Reading the data below, count the lines that carry the string "measured". Give nothing but the count.
── EXTRACTED ENTRIES
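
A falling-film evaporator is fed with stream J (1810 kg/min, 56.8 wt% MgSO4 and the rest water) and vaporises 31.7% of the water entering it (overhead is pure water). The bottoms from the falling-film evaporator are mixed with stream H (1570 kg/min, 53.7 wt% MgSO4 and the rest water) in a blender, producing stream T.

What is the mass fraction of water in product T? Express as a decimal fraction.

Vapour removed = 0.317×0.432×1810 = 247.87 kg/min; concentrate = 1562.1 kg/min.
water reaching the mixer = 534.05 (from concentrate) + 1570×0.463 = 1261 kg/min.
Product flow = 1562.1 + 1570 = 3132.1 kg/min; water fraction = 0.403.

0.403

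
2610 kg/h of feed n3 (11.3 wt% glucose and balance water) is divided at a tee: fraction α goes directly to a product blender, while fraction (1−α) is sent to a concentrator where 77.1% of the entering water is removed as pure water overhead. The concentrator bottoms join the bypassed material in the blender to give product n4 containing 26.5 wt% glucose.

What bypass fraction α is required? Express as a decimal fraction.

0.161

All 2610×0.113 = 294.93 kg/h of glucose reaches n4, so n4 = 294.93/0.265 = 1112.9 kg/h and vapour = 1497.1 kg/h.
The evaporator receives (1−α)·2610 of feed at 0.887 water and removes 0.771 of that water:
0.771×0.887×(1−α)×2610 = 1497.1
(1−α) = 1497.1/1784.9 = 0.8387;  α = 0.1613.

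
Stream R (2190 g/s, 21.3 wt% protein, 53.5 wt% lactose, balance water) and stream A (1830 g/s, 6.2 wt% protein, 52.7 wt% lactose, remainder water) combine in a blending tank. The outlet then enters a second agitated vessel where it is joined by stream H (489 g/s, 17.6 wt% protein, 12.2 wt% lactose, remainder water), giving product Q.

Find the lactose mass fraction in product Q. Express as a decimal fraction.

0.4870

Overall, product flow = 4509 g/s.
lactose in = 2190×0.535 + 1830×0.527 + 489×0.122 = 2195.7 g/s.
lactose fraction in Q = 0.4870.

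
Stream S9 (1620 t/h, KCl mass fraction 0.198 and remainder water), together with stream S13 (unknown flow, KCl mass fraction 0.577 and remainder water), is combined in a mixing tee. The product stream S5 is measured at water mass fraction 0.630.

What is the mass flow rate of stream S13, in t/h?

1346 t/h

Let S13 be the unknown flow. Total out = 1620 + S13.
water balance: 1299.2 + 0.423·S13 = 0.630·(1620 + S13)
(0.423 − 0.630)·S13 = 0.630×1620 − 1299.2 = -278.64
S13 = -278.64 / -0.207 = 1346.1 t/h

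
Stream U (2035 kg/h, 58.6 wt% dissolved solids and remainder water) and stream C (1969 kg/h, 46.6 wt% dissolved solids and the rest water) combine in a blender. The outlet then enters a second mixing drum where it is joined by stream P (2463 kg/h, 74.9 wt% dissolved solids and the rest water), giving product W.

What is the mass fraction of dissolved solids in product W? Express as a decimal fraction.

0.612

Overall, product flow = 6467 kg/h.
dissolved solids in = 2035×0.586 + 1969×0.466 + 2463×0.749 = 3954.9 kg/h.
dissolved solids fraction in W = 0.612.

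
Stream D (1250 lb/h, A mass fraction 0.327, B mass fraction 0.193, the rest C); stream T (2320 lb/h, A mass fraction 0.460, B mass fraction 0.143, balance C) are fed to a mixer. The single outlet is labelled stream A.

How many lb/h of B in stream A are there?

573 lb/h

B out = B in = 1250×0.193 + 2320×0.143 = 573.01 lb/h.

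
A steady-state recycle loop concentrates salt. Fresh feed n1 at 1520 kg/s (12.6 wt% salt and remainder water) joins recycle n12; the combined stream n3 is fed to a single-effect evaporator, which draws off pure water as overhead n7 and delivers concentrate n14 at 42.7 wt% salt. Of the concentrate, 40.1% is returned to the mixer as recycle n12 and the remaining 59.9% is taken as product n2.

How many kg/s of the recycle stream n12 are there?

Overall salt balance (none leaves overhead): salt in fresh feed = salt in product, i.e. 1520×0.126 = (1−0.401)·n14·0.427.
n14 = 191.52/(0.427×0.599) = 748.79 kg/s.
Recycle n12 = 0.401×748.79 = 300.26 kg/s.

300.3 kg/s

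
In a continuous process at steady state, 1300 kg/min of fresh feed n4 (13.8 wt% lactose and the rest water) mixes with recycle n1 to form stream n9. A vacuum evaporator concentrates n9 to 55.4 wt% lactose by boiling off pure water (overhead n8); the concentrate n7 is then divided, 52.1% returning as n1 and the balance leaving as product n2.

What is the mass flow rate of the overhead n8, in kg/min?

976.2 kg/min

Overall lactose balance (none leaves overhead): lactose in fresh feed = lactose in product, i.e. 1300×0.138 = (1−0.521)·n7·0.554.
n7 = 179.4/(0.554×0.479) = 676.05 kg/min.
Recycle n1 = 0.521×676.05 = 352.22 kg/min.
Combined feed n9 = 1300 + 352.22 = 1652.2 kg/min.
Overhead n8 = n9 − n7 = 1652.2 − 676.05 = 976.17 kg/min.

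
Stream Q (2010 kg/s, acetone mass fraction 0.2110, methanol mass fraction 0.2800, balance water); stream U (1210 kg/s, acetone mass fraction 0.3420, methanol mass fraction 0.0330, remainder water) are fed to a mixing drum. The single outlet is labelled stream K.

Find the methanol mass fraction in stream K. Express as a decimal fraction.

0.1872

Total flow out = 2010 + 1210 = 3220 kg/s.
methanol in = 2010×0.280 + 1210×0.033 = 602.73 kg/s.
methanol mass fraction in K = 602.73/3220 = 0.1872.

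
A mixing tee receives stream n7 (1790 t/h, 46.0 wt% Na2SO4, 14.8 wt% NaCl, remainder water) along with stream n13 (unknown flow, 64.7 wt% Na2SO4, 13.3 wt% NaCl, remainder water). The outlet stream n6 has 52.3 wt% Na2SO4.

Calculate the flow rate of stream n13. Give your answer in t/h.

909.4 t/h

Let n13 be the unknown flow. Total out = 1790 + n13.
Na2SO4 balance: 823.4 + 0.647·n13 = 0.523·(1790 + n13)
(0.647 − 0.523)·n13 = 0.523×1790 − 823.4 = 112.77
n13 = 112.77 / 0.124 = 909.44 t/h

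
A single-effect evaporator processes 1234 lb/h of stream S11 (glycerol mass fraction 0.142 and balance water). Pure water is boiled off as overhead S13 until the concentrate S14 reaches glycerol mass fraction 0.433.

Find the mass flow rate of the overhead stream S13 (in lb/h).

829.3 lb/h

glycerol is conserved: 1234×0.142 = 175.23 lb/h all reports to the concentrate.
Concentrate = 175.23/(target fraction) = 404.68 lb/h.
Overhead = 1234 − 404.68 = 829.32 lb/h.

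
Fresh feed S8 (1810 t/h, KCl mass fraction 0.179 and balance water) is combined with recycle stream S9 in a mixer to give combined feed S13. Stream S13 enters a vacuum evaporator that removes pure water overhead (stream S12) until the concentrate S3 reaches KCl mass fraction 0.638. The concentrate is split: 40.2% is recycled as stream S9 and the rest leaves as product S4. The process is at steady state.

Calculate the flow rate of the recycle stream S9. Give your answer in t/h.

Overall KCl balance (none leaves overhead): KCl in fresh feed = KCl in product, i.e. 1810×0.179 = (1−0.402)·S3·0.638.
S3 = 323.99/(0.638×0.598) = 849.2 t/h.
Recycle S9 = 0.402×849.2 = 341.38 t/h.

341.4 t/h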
────
── EXTRACTED ENTRIES
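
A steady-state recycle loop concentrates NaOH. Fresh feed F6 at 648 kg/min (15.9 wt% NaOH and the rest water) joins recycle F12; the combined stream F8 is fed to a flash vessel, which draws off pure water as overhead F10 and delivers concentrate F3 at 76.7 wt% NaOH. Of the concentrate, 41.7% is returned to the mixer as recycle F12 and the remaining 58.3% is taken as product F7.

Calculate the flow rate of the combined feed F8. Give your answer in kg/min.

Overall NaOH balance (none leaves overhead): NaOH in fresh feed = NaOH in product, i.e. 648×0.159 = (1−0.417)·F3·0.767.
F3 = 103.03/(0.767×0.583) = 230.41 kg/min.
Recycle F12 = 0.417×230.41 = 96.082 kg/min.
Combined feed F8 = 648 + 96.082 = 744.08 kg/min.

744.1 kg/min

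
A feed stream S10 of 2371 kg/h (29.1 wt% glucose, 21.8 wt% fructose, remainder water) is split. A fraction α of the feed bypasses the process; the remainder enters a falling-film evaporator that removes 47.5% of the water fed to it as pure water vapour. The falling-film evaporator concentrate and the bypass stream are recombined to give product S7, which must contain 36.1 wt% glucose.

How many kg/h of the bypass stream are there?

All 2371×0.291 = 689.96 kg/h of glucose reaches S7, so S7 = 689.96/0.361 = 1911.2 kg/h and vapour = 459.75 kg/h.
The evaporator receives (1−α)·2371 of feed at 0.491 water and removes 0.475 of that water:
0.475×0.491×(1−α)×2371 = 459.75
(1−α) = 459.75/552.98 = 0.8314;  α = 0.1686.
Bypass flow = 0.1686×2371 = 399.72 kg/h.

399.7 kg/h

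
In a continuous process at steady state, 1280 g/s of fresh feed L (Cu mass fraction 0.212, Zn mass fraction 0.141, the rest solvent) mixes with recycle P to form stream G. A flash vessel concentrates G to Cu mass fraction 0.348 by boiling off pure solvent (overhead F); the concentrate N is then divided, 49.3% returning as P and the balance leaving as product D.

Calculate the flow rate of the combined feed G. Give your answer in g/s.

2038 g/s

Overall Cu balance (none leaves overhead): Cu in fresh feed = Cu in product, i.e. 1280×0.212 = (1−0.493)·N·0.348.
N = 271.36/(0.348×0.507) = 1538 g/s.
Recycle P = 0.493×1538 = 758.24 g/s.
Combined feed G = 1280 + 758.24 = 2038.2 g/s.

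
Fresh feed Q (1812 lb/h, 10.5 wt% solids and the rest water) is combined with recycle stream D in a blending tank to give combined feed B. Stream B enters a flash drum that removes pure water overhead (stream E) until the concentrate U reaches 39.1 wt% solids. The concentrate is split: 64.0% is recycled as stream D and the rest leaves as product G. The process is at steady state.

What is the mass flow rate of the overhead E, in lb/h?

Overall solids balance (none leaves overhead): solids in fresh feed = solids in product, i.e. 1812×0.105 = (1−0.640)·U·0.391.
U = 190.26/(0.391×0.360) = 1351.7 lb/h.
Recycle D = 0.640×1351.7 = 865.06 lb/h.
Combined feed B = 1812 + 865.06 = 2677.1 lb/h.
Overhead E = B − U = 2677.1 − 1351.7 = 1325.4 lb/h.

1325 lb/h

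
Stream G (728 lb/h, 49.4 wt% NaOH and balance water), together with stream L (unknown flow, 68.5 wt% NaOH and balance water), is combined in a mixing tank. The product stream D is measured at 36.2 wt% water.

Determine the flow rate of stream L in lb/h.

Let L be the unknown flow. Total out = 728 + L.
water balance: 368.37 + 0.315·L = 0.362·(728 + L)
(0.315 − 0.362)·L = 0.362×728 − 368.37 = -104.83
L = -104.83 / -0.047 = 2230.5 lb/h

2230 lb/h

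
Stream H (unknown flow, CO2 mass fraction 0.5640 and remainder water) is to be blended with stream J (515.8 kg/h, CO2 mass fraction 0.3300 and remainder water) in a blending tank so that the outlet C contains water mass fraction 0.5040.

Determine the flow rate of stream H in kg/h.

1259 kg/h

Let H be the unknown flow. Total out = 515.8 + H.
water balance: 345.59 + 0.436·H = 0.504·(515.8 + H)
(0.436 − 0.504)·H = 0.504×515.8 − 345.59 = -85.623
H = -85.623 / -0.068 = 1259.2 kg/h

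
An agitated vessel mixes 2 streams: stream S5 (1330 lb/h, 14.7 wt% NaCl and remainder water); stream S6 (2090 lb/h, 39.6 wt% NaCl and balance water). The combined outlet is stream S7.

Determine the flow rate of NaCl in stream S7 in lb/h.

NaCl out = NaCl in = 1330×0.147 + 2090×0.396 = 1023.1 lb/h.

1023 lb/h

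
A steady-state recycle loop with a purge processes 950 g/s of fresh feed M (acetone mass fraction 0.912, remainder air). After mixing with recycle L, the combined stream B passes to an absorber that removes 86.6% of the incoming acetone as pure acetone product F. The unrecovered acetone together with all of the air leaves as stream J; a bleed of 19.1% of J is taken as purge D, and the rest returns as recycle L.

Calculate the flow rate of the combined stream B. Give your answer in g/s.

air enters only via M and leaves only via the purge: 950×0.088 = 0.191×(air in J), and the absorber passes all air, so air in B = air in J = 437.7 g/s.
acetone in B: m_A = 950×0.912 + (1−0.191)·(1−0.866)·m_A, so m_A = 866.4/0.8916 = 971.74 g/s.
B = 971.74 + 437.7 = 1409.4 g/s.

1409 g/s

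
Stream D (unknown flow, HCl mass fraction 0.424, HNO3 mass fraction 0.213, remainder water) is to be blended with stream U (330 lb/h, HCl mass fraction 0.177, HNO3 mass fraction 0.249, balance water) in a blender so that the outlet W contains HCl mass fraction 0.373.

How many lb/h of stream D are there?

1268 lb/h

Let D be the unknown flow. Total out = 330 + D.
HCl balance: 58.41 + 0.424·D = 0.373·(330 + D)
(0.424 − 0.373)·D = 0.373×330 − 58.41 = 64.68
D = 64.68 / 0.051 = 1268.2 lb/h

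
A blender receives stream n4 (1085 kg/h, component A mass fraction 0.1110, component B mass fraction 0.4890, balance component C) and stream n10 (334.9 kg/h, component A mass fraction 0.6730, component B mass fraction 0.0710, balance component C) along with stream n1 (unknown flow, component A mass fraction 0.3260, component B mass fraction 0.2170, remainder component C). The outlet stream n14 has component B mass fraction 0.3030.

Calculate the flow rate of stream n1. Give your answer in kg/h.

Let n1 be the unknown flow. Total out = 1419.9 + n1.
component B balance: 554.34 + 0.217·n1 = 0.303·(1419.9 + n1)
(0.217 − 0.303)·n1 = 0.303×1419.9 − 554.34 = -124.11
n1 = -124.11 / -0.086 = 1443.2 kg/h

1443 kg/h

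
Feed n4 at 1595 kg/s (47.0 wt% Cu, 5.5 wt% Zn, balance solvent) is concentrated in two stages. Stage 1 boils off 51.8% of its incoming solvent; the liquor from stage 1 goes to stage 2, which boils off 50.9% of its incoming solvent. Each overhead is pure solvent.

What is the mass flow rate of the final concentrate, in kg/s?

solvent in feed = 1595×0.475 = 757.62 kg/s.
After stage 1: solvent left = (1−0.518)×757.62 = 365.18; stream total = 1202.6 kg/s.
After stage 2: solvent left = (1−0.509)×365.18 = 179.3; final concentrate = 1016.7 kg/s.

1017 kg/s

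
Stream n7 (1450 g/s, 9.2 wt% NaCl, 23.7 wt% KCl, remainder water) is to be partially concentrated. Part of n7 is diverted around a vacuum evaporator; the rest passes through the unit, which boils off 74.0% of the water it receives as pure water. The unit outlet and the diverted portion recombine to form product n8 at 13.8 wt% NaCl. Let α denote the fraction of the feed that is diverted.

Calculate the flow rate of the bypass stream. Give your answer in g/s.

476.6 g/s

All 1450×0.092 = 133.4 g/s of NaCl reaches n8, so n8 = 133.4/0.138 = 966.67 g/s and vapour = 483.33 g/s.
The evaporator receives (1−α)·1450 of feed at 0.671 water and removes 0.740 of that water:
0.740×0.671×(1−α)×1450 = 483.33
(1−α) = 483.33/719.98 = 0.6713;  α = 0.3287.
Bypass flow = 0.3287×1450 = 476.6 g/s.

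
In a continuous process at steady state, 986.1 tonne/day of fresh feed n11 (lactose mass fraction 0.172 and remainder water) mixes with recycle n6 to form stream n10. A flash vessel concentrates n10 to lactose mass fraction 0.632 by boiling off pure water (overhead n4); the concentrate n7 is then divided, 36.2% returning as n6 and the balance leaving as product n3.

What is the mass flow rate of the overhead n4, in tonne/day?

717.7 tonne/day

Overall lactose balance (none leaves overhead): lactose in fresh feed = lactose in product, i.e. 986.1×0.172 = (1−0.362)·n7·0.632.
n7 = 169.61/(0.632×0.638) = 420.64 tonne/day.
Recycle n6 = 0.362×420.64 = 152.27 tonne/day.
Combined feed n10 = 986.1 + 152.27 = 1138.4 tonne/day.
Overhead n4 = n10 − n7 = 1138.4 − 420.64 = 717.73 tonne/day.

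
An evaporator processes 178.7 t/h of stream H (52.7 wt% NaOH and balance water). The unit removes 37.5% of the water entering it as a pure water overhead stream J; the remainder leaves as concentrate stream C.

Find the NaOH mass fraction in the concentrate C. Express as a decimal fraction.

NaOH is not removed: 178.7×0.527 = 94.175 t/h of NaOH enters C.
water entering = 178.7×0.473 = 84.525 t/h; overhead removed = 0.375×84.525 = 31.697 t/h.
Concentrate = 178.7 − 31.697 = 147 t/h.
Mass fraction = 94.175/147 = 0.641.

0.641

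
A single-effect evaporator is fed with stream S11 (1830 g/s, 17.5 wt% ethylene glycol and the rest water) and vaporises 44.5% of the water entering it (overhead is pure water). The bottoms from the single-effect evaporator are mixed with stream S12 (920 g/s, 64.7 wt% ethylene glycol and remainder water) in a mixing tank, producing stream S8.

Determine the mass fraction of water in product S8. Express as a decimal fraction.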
────
ANSWER SPACE: 2